**Entries taken from a collection**
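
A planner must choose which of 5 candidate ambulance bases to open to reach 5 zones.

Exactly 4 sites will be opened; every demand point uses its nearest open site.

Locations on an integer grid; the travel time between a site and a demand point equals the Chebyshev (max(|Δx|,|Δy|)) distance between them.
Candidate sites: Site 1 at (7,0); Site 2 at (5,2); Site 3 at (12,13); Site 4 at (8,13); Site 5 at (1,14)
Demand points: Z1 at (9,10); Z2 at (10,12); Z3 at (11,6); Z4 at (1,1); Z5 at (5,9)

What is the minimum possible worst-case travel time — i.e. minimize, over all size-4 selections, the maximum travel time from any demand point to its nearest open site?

6

Open {Site 1, Site 2, Site 3, Site 4}.
  Farthest demand point is Z3 at travel time 6 (to Site 1); all others are ≤ 6.
With {Site 1, Site 2, Site 3, Site 5} the worst case is 6.
With {Site 1, Site 2, Site 4, Site 5} the worst case is 6.
No size-4 selection achieves below 6.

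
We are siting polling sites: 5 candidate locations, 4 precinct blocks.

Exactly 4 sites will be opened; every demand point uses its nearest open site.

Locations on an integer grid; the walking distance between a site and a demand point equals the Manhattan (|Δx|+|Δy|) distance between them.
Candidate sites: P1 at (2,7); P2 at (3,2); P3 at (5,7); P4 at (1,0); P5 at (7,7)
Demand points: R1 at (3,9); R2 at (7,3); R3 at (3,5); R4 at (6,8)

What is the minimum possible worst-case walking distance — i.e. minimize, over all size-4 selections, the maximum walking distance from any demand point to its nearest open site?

4

Open {P1, P2, P3, P5}.
  Farthest demand point is R2 at walking distance 4 (to P5); all others are ≤ 4.
With {P1, P2, P4, P5} the worst case is 4.
With {P1, P3, P4, P5} the worst case is 4.
No size-4 selection achieves below 4.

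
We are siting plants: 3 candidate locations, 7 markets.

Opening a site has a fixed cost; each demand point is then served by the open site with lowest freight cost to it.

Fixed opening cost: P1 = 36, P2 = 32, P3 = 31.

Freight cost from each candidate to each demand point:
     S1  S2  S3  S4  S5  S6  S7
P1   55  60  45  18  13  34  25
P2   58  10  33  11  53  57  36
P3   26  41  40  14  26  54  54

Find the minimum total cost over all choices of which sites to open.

Open {P1, P2}: assign each demand point to its cheapest open site.
  S1→P1 55, S2→P2 10, S3→P2 33, S4→P2 11, S5→P1 13, S6→P1 34, S7→P1 25
  freight cost 181, fixed 68 → total 249.
Compare {P1, P2, P3}: freight cost 152 + fixed 99 = 251.
Compare {P2, P3}: freight cost 196 + fixed 63 = 259.
Compare {P1, P3}: freight cost 193 + fixed 67 = 260.
All other subsets cost ≥ 251. Minimum total cost: 249.

249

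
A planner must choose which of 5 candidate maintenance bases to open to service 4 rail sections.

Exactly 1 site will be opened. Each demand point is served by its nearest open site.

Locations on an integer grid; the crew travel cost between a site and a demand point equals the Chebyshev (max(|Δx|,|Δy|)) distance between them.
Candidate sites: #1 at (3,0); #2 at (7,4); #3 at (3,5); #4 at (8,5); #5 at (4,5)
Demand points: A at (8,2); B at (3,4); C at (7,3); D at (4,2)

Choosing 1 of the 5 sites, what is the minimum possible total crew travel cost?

10

Open {#2}.
  A→#2 2, B→#2 4, C→#2 1, D→#2 3  ⇒ total 10.
Compare {#5}: total 11.
Compare {#3}: total 13.
No size-1 selection does better; minimum is 10.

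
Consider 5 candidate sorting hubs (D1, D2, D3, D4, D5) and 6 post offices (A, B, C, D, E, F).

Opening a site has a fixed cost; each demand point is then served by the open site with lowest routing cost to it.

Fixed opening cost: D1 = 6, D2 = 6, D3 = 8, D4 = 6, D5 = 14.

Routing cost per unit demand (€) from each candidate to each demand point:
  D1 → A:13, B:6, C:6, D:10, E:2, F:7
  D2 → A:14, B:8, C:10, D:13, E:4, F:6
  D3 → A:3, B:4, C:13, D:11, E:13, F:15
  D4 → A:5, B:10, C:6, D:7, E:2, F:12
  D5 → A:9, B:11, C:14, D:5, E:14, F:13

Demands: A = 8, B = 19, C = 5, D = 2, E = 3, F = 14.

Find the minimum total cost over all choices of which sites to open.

Open {D2, D3, D4}: assign each demand point to its cheapest open site.
  A→D3 8×3=24, B→D3 19×4=76, C→D4 5×6=30, D→D4 2×7=14, E→D4 3×2=6, F→D2 14×6=84
  routing cost 234, fixed 20 → total 254.
Compare {D1, D2, D3}: routing cost 240 + fixed 20 = 260.
Compare {D1, D2, D3, D4}: routing cost 234 + fixed 26 = 260.
Compare {D1, D2, D3, D5}: routing cost 230 + fixed 34 = 264.
All other subsets cost ≥ 260. Minimum total cost: 254.

254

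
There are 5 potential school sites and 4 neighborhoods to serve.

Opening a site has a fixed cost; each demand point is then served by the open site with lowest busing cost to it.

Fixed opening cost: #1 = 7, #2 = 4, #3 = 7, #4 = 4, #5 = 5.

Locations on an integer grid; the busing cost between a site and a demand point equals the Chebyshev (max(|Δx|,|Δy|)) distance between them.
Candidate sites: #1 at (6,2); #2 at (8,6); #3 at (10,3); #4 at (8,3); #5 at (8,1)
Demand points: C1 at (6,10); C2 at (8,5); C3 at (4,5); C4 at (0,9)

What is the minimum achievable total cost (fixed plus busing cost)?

21

Open {#2}: assign each demand point to its cheapest open site.
  C1→#2 4, C2→#2 1, C3→#2 4, C4→#2 8
  busing cost 17, fixed 4 → total 21.
Compare {#4}: busing cost 21 + fixed 4 = 25.
Compare {#2, #4}: busing cost 17 + fixed 8 = 25.
Compare {#1, #2}: busing cost 15 + fixed 11 = 26.
All other subsets cost ≥ 25. Minimum total cost: 21.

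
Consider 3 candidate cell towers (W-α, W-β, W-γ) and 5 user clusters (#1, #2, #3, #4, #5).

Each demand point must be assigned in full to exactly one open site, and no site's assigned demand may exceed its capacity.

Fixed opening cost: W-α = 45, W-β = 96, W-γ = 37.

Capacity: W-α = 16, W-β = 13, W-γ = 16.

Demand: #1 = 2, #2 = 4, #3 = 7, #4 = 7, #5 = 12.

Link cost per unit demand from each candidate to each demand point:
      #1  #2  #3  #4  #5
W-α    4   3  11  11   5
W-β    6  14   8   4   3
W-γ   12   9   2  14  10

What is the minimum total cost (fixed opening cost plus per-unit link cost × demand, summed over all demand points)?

Open {W-α, W-γ}; cheapest assignment that respects the capacities:
  W-α (cap 16, load 16): #2, #5 — cost 4×3 + 12×5 = 72
  W-γ (cap 16, load 16): #1, #3, #4 — cost 2×12 + 7×2 + 7×14 = 136
  Shipping 208, fixed 82 → total 290.
  Any other capacity-feasible assignment to {W-α, W-γ} ships for at least 208.
Compare {W-α, W-β, W-γ}: its best feasible assignment gives total 304.
Every other set of open sites that can feasibly serve all demand totals ≥ 304 even under its best assignment. Minimum: 290.

290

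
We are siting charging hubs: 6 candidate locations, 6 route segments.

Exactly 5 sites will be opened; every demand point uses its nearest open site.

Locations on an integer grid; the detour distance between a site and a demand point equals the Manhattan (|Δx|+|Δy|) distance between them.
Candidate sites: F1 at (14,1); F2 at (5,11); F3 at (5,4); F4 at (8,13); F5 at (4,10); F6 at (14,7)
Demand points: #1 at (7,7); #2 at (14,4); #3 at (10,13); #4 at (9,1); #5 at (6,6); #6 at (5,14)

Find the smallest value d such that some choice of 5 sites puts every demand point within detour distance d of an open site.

5

Open {F1, F2, F3, F4, F5}.
  Farthest demand point is #1 at detour distance 5 (to F3); all others are ≤ 5.
With {F1, F2, F3, F4, F6} the worst case is 5.
With {F1, F3, F4, F5, F6} the worst case is 5.
No size-5 selection achieves below 5.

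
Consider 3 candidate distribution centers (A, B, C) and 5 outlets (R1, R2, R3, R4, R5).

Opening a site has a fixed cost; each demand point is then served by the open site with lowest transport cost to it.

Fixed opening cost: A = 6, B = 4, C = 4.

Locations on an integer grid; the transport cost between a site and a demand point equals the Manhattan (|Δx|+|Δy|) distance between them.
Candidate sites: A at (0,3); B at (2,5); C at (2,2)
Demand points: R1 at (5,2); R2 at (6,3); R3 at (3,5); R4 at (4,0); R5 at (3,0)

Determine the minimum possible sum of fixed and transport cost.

Open {C}: assign each demand point to its cheapest open site.
  R1→C 3, R2→C 5, R3→C 4, R4→C 4, R5→C 3
  transport cost 19, fixed 4 → total 23.
Compare {B, C}: transport cost 16 + fixed 8 = 24.
Compare {A, C}: transport cost 19 + fixed 10 = 29.
Compare {B}: transport cost 26 + fixed 4 = 30.
All other subsets cost ≥ 24. Minimum total cost: 23.

23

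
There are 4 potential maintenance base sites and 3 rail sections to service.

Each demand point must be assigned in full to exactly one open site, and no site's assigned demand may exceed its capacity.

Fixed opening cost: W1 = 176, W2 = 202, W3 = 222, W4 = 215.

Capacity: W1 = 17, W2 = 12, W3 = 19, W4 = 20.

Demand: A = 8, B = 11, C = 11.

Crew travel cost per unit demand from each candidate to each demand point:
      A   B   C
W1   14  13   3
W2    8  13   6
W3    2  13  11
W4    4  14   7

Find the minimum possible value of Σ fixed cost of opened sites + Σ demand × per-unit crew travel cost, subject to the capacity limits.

Open {W1, W3}; cheapest assignment that respects the capacities:
  W1 (cap 17, load 11): C — cost 11×3 = 33
  W3 (cap 19, load 19): A, B — cost 8×2 + 11×13 = 159
  Shipping 192, fixed 398 → total 590.
  Any other capacity-feasible assignment to {W1, W3} ships for at least 192.
Compare {W1, W4}: its best feasible assignment gives total 610.
Compare {W2, W3}: its best feasible assignment gives total 649.
Every other set of open sites that can feasibly serve all demand totals ≥ 610 even under its best assignment. Minimum: 590.

590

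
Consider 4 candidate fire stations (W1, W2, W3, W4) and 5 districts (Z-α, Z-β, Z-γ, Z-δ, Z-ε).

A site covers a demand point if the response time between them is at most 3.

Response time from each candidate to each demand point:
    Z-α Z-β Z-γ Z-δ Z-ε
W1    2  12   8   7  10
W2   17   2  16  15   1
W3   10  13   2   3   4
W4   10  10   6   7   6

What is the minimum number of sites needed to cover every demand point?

3

Coverage sets (demand points within 3 of each site):
  W1: {Z-α}
  W2: {Z-β, Z-ε}
  W3: {Z-γ, Z-δ}
  W4: {}
No 2 sites suffice: every size-2 union leaves at least one demand point uncovered.
But {W1, W2, W3} covers everything, so the minimum is 3.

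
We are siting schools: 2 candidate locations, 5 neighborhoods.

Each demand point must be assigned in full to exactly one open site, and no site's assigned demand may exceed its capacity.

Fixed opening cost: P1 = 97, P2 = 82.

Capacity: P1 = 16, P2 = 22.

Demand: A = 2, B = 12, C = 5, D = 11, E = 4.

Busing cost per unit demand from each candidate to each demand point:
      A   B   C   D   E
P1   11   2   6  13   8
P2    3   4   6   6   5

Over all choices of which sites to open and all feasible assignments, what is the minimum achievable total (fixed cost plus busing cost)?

Open {P1, P2}; cheapest assignment that respects the capacities:
  P1 (cap 16, load 12): B — cost 12×2 = 24
  P2 (cap 22, load 22): A, C, D, E — cost 2×3 + 5×6 + 11×6 + 4×5 = 122
  Shipping 146, fixed 179 → total 325.
  Any other capacity-feasible assignment to {P1, P2} ships for at least 146.
Total demand is 34 and no other set of sites has combined capacity ≥ 34, so {P1, P2} is the only feasible choice of open sites. Minimum: 325.

325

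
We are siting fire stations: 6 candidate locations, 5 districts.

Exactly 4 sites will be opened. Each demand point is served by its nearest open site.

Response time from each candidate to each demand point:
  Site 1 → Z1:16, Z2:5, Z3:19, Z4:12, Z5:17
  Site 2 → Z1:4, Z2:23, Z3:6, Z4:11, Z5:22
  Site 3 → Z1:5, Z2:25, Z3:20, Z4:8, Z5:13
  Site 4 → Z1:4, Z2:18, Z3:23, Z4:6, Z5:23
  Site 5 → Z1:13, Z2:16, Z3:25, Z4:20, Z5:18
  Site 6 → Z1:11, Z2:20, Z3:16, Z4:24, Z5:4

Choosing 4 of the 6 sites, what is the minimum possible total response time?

Open {Site 1, Site 2, Site 4, Site 6}.
  Z1→Site 2 4, Z2→Site 1 5, Z3→Site 2 6, Z4→Site 4 6, Z5→Site 6 4  ⇒ total 25.
Compare {Site 1, Site 2, Site 3, Site 6}: total 27.
Compare {Site 1, Site 2, Site 5, Site 6}: total 30.
No size-4 selection does better; minimum is 25.

25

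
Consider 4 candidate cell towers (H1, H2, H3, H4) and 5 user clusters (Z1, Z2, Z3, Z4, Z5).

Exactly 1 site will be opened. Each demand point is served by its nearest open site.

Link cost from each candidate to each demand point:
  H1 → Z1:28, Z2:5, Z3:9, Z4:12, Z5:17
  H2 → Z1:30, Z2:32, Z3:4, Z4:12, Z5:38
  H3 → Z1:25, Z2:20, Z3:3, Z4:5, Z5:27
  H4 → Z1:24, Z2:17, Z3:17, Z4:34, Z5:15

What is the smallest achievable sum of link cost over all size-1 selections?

Open {H1}.
  Z1→H1 28, Z2→H1 5, Z3→H1 9, Z4→H1 12, Z5→H1 17  ⇒ total 71.
Compare {H3}: total 80.
Compare {H4}: total 107.
No size-1 selection does better; minimum is 71.

71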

**Task prompt**
Set down, exactly as they appear above, all lines from the one that has "Candidate sites: F1" down to the one that has "Demand points: #1", including those two and no others.

**Task response**
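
Candidate sites: F1 at (14,1); F2 at (5,11); F3 at (5,4); F4 at (8,13); F5 at (4,10); F6 at (14,7)
Demand points: #1 at (7,7); #2 at (14,4); #3 at (10,13); #4 at (9,1); #5 at (6,6); #6 at (5,14)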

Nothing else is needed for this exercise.